** Input material follows **
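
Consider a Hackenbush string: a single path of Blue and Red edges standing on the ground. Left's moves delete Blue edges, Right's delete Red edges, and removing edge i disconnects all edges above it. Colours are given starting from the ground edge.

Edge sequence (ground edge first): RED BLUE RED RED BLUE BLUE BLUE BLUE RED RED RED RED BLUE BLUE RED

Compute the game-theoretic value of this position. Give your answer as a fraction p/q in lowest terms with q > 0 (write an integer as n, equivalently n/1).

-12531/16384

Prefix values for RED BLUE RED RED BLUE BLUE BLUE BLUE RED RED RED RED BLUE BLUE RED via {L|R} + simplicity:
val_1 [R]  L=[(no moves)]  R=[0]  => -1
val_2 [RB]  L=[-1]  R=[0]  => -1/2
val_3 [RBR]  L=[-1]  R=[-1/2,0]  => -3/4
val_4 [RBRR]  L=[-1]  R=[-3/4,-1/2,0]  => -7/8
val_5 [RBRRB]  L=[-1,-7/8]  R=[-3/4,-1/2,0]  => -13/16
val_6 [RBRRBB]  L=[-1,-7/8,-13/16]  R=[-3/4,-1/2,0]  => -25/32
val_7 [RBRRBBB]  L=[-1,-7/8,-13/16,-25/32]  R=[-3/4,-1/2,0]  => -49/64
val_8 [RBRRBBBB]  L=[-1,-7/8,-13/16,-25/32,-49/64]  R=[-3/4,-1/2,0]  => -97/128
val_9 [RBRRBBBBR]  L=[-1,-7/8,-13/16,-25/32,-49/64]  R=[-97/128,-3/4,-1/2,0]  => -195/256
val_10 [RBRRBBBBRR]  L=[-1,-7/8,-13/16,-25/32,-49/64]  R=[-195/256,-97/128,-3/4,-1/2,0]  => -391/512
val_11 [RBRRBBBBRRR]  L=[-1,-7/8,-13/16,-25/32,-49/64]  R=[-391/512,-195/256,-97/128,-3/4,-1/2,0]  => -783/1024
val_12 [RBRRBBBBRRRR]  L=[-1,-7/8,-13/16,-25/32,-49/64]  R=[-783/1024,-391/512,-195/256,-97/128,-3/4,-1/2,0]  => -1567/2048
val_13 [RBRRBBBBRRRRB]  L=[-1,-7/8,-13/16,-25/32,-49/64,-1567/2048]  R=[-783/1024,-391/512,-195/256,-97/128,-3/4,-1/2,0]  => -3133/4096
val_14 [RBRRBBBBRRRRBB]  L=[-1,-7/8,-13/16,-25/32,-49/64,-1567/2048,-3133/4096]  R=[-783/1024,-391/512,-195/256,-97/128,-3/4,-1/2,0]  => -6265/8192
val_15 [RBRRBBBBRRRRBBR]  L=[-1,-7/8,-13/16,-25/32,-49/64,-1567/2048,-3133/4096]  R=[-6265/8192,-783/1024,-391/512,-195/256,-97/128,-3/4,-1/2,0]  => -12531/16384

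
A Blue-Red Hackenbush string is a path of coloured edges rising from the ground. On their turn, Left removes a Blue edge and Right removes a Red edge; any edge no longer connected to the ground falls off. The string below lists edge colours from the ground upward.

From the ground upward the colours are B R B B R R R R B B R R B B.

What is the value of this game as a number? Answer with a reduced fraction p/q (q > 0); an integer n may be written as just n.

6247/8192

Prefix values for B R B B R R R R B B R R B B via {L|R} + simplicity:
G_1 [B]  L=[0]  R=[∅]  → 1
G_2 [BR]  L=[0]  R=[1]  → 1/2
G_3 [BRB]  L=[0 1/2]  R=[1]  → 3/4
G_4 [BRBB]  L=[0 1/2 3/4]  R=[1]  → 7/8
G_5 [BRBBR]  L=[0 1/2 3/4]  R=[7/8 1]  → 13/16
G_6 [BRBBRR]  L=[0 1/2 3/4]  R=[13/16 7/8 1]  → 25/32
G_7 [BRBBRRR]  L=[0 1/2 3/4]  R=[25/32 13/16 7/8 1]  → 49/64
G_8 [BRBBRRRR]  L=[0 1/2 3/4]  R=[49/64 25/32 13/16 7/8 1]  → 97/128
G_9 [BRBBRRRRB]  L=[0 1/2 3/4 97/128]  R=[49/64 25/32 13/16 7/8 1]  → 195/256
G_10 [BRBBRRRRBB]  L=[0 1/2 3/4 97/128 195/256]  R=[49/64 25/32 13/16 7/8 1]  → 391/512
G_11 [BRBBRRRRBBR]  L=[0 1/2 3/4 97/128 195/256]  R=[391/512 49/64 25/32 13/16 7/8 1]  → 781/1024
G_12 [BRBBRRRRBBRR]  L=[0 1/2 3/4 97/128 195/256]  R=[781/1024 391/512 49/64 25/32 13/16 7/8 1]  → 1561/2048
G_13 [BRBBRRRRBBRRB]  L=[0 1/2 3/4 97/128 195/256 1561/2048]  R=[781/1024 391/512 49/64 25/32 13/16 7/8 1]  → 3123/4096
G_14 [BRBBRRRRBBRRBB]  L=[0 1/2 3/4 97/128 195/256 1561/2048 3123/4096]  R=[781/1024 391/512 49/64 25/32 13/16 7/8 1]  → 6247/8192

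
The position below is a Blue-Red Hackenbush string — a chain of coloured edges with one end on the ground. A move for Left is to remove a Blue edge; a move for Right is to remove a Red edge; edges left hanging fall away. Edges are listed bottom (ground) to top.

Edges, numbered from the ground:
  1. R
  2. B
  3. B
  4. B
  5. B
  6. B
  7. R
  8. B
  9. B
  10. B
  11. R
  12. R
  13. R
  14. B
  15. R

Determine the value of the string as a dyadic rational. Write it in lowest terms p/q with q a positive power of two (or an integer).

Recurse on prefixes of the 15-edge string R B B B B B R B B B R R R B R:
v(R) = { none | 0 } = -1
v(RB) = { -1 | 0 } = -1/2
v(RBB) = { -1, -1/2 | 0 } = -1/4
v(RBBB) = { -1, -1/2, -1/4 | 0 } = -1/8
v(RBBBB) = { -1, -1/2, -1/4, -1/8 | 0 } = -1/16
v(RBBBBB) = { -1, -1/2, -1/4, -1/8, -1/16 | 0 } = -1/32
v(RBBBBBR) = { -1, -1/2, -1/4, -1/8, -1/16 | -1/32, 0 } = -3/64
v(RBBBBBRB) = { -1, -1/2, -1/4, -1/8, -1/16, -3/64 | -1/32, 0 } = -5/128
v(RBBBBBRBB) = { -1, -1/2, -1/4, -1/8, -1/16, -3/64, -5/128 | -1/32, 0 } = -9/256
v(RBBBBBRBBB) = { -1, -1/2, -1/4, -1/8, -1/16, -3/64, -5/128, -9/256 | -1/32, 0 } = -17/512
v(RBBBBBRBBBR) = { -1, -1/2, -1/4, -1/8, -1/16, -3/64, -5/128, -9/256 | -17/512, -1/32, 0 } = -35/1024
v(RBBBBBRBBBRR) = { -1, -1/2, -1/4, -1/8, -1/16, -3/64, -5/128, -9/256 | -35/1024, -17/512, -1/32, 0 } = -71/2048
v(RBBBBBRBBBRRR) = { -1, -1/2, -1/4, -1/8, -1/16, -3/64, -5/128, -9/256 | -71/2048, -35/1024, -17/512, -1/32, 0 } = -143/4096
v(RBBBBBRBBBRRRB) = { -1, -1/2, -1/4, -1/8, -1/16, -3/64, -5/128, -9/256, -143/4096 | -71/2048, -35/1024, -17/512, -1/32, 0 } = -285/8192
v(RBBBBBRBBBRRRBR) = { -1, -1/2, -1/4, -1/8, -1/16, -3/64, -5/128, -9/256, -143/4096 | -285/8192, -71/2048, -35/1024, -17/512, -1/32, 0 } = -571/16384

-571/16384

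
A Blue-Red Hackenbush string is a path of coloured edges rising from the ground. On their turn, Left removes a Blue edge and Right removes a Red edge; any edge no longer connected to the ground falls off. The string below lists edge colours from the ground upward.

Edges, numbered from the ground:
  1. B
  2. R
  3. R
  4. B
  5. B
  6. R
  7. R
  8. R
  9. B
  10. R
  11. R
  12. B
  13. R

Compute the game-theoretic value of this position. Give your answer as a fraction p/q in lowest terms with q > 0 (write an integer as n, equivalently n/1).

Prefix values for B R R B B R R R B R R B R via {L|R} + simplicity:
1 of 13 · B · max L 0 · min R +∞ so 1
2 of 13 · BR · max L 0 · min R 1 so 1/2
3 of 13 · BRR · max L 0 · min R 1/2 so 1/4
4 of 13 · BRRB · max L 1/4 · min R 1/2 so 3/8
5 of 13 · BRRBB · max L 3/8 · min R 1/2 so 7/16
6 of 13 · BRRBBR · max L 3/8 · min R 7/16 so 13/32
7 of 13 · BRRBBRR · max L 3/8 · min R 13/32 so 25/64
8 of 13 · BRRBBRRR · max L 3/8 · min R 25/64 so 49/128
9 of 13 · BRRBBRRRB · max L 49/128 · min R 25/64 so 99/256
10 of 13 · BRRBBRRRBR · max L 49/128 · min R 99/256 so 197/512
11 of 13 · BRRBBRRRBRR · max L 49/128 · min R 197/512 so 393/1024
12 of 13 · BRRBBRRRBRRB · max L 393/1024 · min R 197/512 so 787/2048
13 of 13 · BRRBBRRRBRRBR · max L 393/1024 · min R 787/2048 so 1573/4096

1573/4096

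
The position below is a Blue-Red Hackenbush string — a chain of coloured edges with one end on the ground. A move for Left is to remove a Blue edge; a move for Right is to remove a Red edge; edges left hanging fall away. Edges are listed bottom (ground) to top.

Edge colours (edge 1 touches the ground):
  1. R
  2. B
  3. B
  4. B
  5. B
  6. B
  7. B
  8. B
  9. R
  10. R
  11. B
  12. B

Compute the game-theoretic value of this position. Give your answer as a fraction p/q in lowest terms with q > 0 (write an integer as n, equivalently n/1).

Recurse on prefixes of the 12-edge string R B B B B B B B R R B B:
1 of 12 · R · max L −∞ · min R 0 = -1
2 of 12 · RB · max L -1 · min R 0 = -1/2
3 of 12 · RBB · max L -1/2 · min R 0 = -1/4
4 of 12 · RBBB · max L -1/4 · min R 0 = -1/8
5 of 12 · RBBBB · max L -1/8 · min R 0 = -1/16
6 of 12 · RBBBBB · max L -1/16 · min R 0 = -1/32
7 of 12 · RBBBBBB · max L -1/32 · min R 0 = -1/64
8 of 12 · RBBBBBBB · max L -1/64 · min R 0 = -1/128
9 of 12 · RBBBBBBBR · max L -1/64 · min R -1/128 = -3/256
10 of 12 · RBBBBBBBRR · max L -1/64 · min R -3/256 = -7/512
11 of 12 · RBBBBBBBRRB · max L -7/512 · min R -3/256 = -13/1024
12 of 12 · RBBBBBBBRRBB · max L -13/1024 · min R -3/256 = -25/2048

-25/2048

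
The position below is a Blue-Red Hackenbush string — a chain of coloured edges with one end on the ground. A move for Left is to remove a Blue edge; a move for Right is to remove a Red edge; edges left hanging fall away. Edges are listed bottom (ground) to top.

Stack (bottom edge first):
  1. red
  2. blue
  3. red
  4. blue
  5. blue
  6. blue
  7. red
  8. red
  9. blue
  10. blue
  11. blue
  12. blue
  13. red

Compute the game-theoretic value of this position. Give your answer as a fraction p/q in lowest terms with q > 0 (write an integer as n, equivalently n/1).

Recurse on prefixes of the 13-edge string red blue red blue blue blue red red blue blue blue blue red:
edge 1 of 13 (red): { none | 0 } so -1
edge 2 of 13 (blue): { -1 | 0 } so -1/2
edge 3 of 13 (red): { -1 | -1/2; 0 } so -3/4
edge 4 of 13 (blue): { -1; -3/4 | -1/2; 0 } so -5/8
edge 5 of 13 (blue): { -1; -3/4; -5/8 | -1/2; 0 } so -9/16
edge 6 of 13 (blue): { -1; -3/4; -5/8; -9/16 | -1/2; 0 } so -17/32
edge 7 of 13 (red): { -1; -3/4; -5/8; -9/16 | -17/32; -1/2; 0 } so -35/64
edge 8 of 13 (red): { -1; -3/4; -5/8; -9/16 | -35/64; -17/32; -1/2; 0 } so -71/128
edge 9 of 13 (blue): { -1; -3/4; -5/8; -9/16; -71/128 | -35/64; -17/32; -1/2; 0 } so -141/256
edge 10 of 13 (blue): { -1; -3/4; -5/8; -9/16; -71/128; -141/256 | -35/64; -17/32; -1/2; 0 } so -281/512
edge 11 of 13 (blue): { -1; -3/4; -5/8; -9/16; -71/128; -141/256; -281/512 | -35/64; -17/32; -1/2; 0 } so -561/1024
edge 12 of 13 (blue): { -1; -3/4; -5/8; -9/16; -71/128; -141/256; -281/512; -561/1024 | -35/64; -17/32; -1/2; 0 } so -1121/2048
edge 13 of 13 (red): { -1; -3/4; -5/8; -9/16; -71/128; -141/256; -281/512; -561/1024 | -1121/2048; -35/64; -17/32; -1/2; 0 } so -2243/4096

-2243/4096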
** End of Input material **
Task to complete: Output each line exactly, from the first line of the data down to the line that contains "Edge sequence (ground", both included.

Answer for the task:
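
Consider a Hackenbush string: a single path of Blue and Red edges standing on the ground. Left's moves delete Blue edges, Right's delete Red edges, and removing edge i disconnects all edges above it. Colours are given starting from the ground edge.

Edge sequence (ground edge first): RED BLUE RED RED BLUE BLUE BLUE BLUE RED RED RED RED BLUE BLUE RED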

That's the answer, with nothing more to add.